◆ **What to do**
In the records below, pick out all lines containing the word "cache".

◆ **Dataset entries**
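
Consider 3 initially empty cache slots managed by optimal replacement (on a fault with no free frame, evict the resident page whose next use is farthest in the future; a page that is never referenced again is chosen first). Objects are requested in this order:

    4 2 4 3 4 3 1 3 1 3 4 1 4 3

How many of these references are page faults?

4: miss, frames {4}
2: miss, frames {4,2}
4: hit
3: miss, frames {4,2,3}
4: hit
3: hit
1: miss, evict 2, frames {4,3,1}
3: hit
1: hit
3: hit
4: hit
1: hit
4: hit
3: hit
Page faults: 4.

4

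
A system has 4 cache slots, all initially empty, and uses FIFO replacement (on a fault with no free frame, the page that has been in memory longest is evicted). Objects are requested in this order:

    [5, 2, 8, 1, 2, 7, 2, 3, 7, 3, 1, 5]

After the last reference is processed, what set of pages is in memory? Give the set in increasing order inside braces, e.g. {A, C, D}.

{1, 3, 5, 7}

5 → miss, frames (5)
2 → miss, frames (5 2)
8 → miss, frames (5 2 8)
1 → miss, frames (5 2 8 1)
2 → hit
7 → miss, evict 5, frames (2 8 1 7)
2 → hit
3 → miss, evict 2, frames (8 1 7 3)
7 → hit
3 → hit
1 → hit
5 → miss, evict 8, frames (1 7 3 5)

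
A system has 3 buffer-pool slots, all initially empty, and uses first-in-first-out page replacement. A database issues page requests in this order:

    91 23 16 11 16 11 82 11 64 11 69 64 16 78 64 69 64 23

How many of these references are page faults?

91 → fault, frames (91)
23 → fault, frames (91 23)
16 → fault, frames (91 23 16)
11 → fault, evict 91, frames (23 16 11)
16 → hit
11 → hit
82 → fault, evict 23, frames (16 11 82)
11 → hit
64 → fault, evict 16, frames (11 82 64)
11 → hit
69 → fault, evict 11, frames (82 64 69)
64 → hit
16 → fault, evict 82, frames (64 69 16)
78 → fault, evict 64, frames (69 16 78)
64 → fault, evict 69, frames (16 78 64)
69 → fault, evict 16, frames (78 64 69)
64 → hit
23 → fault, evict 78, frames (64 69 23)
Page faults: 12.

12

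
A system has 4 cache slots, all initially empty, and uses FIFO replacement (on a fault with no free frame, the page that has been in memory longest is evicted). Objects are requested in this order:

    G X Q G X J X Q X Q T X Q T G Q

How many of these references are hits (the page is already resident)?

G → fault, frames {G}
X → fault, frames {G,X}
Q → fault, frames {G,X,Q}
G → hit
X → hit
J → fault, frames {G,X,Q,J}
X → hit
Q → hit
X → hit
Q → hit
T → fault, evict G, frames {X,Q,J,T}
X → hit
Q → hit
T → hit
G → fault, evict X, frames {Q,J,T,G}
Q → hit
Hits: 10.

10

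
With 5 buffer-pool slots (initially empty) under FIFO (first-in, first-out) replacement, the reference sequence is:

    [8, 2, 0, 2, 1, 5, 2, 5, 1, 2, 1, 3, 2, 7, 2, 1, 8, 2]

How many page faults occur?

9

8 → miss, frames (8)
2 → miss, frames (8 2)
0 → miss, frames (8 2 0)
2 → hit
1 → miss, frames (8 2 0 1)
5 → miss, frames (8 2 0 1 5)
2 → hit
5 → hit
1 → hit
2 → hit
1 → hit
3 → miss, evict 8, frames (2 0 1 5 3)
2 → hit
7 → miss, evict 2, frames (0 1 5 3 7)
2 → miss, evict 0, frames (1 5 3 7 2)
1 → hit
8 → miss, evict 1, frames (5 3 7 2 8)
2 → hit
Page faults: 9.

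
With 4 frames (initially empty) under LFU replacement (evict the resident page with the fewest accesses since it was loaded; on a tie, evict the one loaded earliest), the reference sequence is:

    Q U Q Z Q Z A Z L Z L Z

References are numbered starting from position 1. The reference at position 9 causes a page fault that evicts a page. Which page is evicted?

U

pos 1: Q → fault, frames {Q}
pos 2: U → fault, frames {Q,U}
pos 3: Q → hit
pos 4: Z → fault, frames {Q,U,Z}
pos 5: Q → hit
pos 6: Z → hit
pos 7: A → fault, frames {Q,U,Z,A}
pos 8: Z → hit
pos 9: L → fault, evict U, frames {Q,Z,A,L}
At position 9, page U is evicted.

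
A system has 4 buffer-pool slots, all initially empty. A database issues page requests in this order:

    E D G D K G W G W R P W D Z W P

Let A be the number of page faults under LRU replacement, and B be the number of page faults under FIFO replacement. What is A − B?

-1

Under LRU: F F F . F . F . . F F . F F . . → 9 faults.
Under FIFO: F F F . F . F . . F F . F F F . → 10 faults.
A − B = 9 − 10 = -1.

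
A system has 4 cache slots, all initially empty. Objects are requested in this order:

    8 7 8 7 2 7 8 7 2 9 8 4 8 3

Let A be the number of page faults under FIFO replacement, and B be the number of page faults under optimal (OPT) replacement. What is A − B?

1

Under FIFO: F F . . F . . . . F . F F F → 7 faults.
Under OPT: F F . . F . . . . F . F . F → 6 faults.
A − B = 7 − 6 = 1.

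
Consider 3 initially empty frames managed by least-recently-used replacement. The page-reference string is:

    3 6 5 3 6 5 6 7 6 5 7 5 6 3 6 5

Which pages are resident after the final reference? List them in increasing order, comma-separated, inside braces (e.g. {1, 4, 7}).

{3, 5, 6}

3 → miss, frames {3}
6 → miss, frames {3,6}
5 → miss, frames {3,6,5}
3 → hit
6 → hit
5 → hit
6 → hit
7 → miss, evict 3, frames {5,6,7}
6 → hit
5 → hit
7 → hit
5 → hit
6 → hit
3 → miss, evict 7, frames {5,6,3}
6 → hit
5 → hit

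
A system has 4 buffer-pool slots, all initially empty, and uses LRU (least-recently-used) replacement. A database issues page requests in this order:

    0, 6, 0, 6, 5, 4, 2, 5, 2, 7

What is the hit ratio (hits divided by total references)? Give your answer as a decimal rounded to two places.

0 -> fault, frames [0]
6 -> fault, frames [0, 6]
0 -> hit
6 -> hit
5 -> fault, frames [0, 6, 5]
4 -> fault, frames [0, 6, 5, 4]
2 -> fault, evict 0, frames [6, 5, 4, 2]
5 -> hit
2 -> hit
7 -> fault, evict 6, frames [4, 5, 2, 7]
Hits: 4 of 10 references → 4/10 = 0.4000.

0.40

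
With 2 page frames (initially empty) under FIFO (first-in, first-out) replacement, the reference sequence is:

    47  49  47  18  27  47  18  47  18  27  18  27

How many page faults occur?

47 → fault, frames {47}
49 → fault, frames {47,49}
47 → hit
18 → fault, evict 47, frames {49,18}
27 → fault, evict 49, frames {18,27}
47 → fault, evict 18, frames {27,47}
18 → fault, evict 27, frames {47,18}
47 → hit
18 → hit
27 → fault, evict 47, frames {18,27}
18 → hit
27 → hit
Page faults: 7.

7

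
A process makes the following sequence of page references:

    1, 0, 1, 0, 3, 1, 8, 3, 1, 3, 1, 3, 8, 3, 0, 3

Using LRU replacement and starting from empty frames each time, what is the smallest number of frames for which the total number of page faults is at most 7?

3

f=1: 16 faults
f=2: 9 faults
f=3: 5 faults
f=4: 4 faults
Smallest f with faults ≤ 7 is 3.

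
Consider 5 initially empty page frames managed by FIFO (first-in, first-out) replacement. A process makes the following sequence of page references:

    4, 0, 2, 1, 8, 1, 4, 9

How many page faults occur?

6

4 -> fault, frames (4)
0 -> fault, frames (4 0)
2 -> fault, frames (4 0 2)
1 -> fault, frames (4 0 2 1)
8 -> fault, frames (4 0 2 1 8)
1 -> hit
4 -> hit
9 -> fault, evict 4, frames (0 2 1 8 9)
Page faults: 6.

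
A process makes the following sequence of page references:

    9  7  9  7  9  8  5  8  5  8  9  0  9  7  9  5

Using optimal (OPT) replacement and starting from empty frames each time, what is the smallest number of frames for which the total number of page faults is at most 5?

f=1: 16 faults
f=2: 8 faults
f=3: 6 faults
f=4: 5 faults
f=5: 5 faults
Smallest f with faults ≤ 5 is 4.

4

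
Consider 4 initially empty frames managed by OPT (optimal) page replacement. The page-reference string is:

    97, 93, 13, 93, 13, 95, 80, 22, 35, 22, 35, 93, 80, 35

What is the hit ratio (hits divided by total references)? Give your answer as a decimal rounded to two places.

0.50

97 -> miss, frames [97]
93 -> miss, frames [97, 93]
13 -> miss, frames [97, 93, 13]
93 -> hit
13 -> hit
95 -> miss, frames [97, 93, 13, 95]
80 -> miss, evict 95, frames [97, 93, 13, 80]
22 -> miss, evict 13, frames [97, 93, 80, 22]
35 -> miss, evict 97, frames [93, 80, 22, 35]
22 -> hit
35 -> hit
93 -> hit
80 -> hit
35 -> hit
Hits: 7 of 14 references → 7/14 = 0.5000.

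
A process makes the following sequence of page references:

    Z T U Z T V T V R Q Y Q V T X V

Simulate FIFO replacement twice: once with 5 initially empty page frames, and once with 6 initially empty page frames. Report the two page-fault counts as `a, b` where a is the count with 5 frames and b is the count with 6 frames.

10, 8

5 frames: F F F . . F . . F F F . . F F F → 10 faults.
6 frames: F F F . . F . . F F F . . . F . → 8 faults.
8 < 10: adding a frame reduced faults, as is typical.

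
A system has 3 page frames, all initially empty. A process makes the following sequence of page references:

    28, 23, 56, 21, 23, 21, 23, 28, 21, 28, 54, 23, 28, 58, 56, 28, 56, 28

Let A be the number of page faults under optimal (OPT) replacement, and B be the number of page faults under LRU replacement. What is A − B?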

◆ **Exercise solution**
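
Consider 3 initially empty cache slots managed by optimal replacement (on a fault with no free frame, evict the resident page whose next use is farthest in the future; a page that is never referenced again is chosen first). Objects are requested in this order:
A system has 4 cache slots, all initially empty, and uses FIFO replacement (on a fault with no free frame, the page that has been in memory longest is evicted). Objects are requested in this order:
A system has 4 cache slots, all initially empty, and uses FIFO replacement (on a fault with no free frame, the page that has been in memory longest is evicted). Objects are requested in this order:
A system has 4 cache slots, all initially empty. Objects are requested in this order: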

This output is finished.